• **Exercise requirements**
Word for word, transcribe the lines from the one containing "Using Fermat's Little Theorem, compute 9^111" through the end of the entries, both included, and nothing else.

• **Extracted records**
--
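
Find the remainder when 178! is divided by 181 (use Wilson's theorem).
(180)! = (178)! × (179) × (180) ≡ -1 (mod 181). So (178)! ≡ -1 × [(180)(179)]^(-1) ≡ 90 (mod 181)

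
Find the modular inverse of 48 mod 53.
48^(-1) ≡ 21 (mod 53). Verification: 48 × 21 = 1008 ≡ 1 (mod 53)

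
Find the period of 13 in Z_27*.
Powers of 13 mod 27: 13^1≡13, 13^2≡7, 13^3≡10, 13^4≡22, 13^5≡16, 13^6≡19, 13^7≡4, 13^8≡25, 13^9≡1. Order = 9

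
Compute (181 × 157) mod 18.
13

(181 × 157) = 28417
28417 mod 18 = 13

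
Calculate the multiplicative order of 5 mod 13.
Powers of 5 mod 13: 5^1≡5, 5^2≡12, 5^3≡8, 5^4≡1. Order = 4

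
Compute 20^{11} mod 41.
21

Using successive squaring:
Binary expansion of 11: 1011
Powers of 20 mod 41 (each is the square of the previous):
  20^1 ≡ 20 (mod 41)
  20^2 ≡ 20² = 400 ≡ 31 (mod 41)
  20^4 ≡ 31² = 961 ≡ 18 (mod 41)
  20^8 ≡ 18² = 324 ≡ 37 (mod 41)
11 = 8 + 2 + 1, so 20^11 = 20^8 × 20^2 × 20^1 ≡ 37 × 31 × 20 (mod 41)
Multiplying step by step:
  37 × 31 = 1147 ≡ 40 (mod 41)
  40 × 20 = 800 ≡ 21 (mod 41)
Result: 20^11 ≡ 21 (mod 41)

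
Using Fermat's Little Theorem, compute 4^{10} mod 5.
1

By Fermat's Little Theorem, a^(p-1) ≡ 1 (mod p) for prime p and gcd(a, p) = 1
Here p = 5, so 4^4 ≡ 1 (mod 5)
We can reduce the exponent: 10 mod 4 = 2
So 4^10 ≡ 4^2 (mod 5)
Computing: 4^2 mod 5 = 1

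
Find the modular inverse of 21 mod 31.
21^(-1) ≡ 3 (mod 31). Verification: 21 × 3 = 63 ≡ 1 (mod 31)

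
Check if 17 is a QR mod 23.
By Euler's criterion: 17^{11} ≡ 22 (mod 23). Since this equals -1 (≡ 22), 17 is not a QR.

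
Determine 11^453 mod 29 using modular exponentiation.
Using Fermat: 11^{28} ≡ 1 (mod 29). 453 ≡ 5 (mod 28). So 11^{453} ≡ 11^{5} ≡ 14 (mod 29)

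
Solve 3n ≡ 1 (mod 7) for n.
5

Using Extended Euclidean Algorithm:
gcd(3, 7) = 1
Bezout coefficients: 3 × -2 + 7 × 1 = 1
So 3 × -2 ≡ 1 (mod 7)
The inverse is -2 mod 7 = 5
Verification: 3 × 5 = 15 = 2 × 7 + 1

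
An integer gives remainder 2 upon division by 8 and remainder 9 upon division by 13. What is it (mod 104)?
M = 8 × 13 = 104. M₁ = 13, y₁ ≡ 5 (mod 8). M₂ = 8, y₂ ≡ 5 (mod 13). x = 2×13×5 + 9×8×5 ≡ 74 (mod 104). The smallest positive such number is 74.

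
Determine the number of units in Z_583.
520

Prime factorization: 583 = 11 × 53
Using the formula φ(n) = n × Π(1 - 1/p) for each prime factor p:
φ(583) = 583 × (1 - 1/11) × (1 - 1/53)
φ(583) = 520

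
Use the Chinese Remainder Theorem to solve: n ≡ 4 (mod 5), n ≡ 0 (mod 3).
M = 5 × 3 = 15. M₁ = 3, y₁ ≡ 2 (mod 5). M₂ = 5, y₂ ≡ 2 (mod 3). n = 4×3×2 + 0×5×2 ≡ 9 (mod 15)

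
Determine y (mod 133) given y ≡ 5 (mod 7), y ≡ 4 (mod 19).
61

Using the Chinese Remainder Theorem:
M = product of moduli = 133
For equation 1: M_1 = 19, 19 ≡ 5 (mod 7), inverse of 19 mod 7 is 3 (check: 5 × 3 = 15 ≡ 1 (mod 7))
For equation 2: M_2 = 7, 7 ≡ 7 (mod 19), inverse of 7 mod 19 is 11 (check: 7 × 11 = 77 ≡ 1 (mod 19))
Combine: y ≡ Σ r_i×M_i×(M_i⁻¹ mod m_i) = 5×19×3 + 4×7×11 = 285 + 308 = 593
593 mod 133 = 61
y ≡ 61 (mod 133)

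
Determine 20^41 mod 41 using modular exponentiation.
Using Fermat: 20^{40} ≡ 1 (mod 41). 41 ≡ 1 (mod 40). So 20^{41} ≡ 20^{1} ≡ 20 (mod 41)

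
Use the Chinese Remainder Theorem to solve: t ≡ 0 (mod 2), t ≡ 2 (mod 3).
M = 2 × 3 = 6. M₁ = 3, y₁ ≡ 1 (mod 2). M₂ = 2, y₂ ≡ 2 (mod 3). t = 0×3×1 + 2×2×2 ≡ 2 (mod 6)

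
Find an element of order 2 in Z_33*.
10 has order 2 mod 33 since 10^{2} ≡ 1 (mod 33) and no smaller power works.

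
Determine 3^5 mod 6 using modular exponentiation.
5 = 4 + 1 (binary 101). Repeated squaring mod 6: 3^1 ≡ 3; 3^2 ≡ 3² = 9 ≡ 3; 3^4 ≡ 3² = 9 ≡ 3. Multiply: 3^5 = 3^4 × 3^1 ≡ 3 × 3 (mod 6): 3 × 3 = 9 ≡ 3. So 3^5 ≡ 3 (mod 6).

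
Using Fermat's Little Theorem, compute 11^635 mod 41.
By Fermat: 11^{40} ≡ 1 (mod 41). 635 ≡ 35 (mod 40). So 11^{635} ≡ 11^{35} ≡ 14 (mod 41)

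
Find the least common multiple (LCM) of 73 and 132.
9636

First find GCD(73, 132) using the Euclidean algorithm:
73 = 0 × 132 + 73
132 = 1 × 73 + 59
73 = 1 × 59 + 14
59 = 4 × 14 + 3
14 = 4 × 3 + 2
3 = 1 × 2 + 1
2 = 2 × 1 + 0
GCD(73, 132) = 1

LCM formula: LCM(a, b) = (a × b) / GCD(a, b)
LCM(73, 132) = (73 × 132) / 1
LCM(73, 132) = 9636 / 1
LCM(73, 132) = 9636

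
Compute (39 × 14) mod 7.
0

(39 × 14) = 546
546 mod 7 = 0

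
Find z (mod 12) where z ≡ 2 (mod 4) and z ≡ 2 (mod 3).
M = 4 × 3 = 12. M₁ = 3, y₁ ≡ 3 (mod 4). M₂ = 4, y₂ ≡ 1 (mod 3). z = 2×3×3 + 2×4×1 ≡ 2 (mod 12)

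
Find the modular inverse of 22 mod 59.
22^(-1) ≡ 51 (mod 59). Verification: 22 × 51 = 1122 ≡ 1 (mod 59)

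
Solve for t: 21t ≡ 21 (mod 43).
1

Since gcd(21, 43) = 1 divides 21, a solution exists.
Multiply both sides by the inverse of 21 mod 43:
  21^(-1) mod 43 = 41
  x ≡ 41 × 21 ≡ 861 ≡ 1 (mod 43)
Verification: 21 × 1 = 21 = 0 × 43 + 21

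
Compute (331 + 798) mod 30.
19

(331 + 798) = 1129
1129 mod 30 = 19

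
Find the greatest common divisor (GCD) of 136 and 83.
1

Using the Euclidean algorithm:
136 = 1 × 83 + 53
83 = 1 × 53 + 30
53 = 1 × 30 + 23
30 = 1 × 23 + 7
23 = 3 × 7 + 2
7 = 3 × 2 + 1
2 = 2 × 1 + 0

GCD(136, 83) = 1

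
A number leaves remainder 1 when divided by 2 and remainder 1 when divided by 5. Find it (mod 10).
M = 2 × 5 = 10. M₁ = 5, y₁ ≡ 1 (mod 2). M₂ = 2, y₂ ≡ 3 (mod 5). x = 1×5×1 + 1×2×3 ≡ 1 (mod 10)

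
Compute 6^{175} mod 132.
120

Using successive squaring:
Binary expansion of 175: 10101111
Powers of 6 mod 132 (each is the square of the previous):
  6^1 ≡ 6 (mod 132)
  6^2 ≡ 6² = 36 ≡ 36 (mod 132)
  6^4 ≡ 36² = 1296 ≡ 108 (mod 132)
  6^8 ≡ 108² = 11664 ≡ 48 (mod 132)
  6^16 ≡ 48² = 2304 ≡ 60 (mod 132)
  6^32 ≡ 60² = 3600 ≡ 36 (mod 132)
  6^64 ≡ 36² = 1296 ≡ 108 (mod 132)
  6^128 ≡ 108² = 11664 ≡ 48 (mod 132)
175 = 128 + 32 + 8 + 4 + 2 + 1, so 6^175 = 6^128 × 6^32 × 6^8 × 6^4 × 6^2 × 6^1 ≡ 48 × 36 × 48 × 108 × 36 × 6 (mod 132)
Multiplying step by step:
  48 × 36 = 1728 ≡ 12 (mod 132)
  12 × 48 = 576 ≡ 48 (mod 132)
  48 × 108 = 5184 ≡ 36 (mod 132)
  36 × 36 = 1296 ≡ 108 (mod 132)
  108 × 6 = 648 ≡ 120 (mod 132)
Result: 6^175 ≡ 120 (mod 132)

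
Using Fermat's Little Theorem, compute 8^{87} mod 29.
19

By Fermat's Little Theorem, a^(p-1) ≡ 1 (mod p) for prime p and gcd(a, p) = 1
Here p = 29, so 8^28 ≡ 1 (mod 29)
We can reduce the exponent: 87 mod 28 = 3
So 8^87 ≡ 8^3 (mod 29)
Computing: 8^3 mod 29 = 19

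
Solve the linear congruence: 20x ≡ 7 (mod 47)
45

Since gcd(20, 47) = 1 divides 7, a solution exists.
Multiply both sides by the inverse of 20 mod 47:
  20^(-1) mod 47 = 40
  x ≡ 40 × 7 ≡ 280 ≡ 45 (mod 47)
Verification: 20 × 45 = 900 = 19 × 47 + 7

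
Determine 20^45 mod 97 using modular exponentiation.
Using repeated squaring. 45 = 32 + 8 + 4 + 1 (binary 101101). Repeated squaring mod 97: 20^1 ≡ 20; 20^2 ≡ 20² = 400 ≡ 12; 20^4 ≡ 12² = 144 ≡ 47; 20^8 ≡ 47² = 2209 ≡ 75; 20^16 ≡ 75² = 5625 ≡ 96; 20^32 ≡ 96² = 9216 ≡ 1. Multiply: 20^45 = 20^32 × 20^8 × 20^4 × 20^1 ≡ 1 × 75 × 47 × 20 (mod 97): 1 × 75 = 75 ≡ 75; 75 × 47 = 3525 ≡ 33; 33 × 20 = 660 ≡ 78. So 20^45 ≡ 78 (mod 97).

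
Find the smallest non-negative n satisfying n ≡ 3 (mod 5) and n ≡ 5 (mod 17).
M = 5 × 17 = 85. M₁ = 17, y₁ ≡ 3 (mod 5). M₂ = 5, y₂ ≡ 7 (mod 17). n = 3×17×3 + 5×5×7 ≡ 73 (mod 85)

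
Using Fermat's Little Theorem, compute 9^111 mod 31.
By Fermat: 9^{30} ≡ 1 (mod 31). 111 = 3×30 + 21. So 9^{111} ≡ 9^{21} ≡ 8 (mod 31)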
--
• **Result for this task**
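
Using Fermat's Little Theorem, compute 9^111 mod 31.
By Fermat: 9^{30} ≡ 1 (mod 31). 111 = 3×30 + 21. So 9^{111} ≡ 9^{21} ≡ 8 (mod 31)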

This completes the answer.